*WHAT YOU SHOULD DO*
Of all the lines below, return only those starting with the line holding "Consider the coda" and going on through the line holding "Sonority hierarchy (low", exactly as written.

*INPUT DATA*
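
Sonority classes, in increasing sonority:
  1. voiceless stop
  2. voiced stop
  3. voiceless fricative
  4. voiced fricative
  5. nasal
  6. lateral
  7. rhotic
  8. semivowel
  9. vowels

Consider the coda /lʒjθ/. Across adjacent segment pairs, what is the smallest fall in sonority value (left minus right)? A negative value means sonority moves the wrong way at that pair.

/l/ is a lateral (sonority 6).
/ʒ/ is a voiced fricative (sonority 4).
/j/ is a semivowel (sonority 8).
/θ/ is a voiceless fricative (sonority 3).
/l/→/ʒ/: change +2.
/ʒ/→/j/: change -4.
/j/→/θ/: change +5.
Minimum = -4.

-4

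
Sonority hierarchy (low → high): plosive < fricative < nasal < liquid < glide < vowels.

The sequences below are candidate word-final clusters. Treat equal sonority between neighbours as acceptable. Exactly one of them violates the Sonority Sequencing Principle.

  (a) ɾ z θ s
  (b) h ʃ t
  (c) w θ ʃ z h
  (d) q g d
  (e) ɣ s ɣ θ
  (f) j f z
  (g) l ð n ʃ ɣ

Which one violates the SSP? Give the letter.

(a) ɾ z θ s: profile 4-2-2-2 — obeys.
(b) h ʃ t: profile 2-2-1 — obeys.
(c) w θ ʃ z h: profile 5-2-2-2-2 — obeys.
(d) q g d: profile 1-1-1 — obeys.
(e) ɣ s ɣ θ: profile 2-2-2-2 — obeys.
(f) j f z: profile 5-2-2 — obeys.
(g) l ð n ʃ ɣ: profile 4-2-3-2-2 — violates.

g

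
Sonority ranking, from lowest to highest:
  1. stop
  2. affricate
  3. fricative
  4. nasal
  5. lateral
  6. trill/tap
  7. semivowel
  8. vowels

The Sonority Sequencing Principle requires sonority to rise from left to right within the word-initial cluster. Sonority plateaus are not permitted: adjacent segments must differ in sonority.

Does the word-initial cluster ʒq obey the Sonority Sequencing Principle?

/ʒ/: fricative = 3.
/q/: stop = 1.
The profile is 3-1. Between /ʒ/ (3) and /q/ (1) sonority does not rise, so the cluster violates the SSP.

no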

*OUTPUT FOR THIS EXERCISE*
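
Consider the coda /lʒjθ/. Across adjacent segment pairs, what is the smallest fall in sonority value (left minus right)? A negative value means sonority moves the wrong way at that pair.

/l/ is a lateral (sonority 6).
/ʒ/ is a voiced fricative (sonority 4).
/j/ is a semivowel (sonority 8).
/θ/ is a voiceless fricative (sonority 3).
/l/→/ʒ/: change +2.
/ʒ/→/j/: change -4.
/j/→/θ/: change +5.
Minimum = -4.

-4

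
Sonority hierarchy (low → high): plosive < fricative < nasal < liquid < glide < vowels.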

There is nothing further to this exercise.